→ ASSIGNMENT:
Begin with the line containing "In ℚ_2, the" and copy every line after it to the end of the entries, exactly, leaving out the lines before it.

→ INPUT MATERIAL:
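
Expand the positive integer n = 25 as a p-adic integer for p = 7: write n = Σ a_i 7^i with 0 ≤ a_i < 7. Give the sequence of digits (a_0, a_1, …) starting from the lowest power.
(a_0, a_1, …) = (4, 3)

Repeated division by 7 gives the digits low-to-high: 25 = 4 + 3·7^1. Digit sequence: (4, 3).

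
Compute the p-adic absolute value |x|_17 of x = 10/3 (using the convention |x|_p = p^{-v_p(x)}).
|10/3|_17 = 1

Step 1 — compute v_17(x) by factoring powers of 17 out of the numerator and denominator: v_17(10/3) = 0. Step 2 — apply |x|_p = p^{-v_p(x)} = 17^{0} = 1.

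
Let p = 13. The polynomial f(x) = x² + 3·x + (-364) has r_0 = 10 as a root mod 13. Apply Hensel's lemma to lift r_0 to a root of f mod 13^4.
r_3 = 18860 (mod 28561)

Hensel: r_{i+1} = r_i − f(r_i)·(f′(r_i))^{-1} mod 13^{i+2}, f′(x) = 2x + 3. Iterate:
  r_0 = 10 (mod 13)
  r_1 = 101 (mod 169)
  r_2 = 1284 (mod 2197)
  r_3 = 18860 (mod 28561)
Final: r = 18860 satisfies f(r) ≡ 0 mod 13^4.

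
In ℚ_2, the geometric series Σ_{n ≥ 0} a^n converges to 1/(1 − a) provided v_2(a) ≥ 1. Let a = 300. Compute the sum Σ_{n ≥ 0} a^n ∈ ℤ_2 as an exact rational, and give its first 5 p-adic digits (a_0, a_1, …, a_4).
Σ a^n = 1/(1 − a) = -1/299;  first 5 digits = (1, 0, 1, 1, 1)

v_2(a) = 2 ≥ 1, so the series converges in ℤ_2 to 1/(1 − a) = 1/(1 − 300) = -1/299. Expand this rational in ℤ_2: compute digits iteratively via d_i = x_i mod 2, x_{i+1} = (x_i − d_i)/2. The first 5 digits are (1, 0, 1, 1, 1).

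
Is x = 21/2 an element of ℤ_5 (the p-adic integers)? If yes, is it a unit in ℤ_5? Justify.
x ∈ ℤ_5^× (unit); v_5(x) = 0

ℤ_5 = {x ∈ ℚ_5 : v_5(x) ≥ 0} and ℤ_5^× = {x ∈ ℤ_5 : v_5(x) = 0}. Here v_5(21/2) = v_5(num) − v_5(den) = 0; compare against these criteria.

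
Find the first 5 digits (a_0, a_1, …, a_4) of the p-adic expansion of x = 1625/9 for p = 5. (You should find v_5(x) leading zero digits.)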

→ SOLUTION TO THE EXERCISE:
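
In ℚ_2, the geometric series Σ_{n ≥ 0} a^n converges to 1/(1 − a) provided v_2(a) ≥ 1. Let a = 300. Compute the sum Σ_{n ≥ 0} a^n ∈ ℤ_2 as an exact rational, and give its first 5 p-adic digits (a_0, a_1, …, a_4).
Σ a^n = 1/(1 − a) = -1/299;  first 5 digits = (1, 0, 1, 1, 1)

v_2(a) = 2 ≥ 1, so the series converges in ℤ_2 to 1/(1 − a) = 1/(1 − 300) = -1/299. Expand this rational in ℤ_2: compute digits iteratively via d_i = x_i mod 2, x_{i+1} = (x_i − d_i)/2. The first 5 digits are (1, 0, 1, 1, 1).

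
Is x = 21/2 an element of ℤ_5 (the p-adic integers)? If yes, is it a unit in ℤ_5? Justify.
x ∈ ℤ_5^× (unit); v_5(x) = 0

ℤ_5 = {x ∈ ℚ_5 : v_5(x) ≥ 0} and ℤ_5^× = {x ∈ ℤ_5 : v_5(x) = 0}. Here v_5(21/2) = v_5(num) − v_5(den) = 0; compare against these criteria.

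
Find the first 5 digits (a_0, a_1, …, a_4) of the p-adic expansion of x = 1625/9 for p = 5. (You should find v_5(x) leading zero digits.)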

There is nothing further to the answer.